- **What this task involves**:
Begin at the line containing "Area = |x1(y2-y3)+x2(y3-y1)+x3(y1-y2)|/2." in the entries below and end at the line containing "3D midpoint: A(-20,11,-12) to B(-5,-4,-7)."; transcribe that range exactly and nothing outside it.

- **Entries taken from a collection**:
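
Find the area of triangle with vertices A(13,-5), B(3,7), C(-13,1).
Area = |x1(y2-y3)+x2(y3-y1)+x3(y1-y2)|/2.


13*(7-1) = 78
3*(1+ 5) = 18
-13*(-5-7) = 156
sum = 252
Area = |252|/2 = 126.0000

126.0000 sq units


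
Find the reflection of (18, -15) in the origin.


Reflection rule for origin: (-x, -y)
(18, -15) -> (-18, 15)

(-18, 15)


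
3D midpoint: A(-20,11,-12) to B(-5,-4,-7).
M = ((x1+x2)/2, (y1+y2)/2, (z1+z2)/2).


Mx = (-20- 5)/2 = -12.5000
My = (11- 4)/2 = 3.5000
Mz = (-12- 7)/2 = -9.5000

M = (-12.5000, 3.5000, -9.5000)


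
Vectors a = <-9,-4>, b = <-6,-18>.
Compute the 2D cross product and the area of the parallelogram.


cross = -9*(-18) + 4*(-6) = 162 - 24 = 138
Parallelogram area = |138| = 138

cross = 138, parallelogram area = 138


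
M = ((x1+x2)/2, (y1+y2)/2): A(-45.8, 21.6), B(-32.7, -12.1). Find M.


Mx = (-45.8 - 32.7)/2 = -78.5/2 = -39.2500
My = (21.6 - 12.1)/2 = 9.5/2 = 4.7500

(-39.2500, 4.7500)


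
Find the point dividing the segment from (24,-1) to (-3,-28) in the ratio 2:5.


Px = (2*(-3) + 5*24)/7 = 114/7 = 16.2857
Py = (2*(-28) + 5*(-1))/7 = -61/7 = -8.7143

P = (16.2857, -8.7143)


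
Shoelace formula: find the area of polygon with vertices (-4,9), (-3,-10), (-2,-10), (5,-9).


sum(xi*y_{i+1}) = -4*(-10) - 3*(-10) - 2*(-9) + 5*9 = 133
sum(yi*x_{i+1}) = 9*(-3) - 10*(-2) - 10*5 - 9*(-4) = -21
Area = |133 + 21|/2 = 154/2 = 77.0000

77.0000 sq units


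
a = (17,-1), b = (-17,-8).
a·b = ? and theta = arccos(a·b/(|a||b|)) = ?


a·b = 17*(-17) - 1*(-8) = -289 + 8 = -281
|a| = sqrt(289+1) = 17.0294
|b| = sqrt(289+64) = 18.7883
cos(theta) = -281/(sqrt(290)*sqrt(353)) = -281/sqrt(102370) = -0.878254
theta = arccos(-281/sqrt(102370)) = 151.4324 degrees

a·b = -281, theta = 151.4324 deg


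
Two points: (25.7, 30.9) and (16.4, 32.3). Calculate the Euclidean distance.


dx = 16.4 - 25.7 = -9.3
dy = 32.3 - 30.9 = 1.4
d = sqrt(86.49 + 1.96) = sqrt(88.45) = 9.4048

9.4048


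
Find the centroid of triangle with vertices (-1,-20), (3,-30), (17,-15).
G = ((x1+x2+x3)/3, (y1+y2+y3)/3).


Gx = (-1+3+17)/3 = 19/3 = 6.3333
Gy = (-20- 30- 15)/3 = -65/3 = -21.6667

G = (6.3333, -21.6667)


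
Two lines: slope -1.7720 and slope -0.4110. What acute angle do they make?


m1-m2 = -1.361
1+m1*m2 = 1.728292
tan(theta) = |-1.361/1.728292| = 0.787483
theta = arctan(|-1.361/1.728292|) = 38.2198 degrees (acute angle)

38.2198 degrees


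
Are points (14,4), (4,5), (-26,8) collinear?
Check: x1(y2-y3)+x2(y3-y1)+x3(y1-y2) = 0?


14*(5-8) + 4*(8-4) - 26*(4-5)
= -42 + 16 + 26 = 0

Yes, collinear (determinant = 0)


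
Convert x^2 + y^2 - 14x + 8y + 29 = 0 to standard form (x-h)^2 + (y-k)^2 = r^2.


h = -D/2 = 14/2 = 7
k = -E/2 = -8/2 = -4
r^2 = h^2 + k^2 - F = 49 + 16 - 29 = 36
r = 6

Center (7, -4), radius = 6


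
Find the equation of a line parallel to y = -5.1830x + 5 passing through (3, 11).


Parallel lines have equal slopes.
m2 = -5.1830
b2 = 11 + 5.1830*3 = 26.5490

y = -5.1830x + 26.5490


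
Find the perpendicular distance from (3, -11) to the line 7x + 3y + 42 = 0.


|7*3 + 3*(-11) + 42| = |30| = 30
sqrt(49 + 9) = sqrt(58) = 7.6158
d = 30/sqrt(58) = 3.9392

3.9392


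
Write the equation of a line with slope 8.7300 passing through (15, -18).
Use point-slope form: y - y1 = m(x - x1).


y + 18 = 8.7300(x - 15)
y = 8.7300x - 18 - 8.7300*15
y = 8.7300x - 148.9500

y = 8.7300x - 148.9500


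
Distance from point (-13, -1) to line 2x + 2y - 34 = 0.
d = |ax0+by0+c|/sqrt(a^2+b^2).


|2*(-13) + 2*(-1) - 34| = |-62| = 62
sqrt(4 + 4) = sqrt(8) = 2.8284
d = 62/sqrt(8) = 21.9203

21.9203


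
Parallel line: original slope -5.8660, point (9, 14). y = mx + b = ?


Parallel lines have equal slopes.
m2 = -5.8660
b2 = 14 + 5.8660*9 = 66.7940

y = -5.8660x + 66.7940


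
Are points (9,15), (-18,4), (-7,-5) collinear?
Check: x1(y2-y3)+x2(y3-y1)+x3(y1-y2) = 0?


9*(4+ 5) - 18*(-5-15) - 7*(15-4)
= 81 + 360 - 77 = 364

No, not collinear (determinant = 364)


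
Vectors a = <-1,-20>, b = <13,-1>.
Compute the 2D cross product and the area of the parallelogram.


cross = -1*(-1) + 20*13 = 1 + 260 = 261
Parallelogram area = |261| = 261

cross = 261, parallelogram area = 261


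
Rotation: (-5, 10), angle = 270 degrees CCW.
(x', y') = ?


cos(270) = 0, sin(270) = -1
x' = -5*0 - 10*(-1) = 10
y' = -5*(-1) + 10*0 = 5

(10, 5)


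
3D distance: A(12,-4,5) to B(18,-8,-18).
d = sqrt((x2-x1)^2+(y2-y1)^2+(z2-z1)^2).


dx=6, dy=-4, dz=-23
d = sqrt(36+16+529) = sqrt(581) = 24.1039

24.1039


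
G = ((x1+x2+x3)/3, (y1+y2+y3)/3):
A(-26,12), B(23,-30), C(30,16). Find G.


Gx = (-26+23+30)/3 = 27/3 = 9.0000
Gy = (12- 30+16)/3 = -2/3 = -0.6667

G = (9.0000, -0.6667)


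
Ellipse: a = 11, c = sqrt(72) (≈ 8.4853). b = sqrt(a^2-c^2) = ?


b^2 = 11^2 - (sqrt(72))^2 = 121 - 72 = 49
b = sqrt(49) = 7

b = 7


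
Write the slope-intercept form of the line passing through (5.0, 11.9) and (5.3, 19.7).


m = (7.8)/(0.3) = 26.0000
b = y1 - m*x1 = 11.9 - (7.8*5.0)/(0.3) = 11.9 - 130.0000 = -118.1000

y = 26.0000x - 118.1000


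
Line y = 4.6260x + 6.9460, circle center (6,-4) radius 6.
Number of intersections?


Substitute y = 4.6260x + 6.9460: (x-6)^2 + (4.6260x+6.9460+ 4)^2 = 36
Expand to Ax^2 + Bx + C = 0, where b-k = 10.946
A = 1+m^2 = 22.399876
B = 2(m(b-k) - h) = 2(4.6260*10.946 - 6) = 89.272392
C = h^2 + (b-k)^2 - r^2 = 36 + 119.814916 - 36 = 119.814916
disc = B^2-4AC = 7969.5600 - 10735.3570 = -2765.7970
disc < 0

0 intersection points


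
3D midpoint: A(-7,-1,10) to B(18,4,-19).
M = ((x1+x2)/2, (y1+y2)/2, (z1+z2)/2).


Mx = (-7+18)/2 = 5.5000
My = (-1+4)/2 = 1.5000
Mz = (10- 19)/2 = -4.5000

M = (5.5000, 1.5000, -4.5000)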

- **Exercise solution**:
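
Area = |x1(y2-y3)+x2(y3-y1)+x3(y1-y2)|/2.


13*(7-1) = 78
3*(1+ 5) = 18
-13*(-5-7) = 156
sum = 252
Area = |252|/2 = 126.0000

126.0000 sq units


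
Find the reflection of (18, -15) in the origin.


Reflection rule for origin: (-x, -y)
(18, -15) -> (-18, 15)

(-18, 15)


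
3D midpoint: A(-20,11,-12) to B(-5,-4,-7).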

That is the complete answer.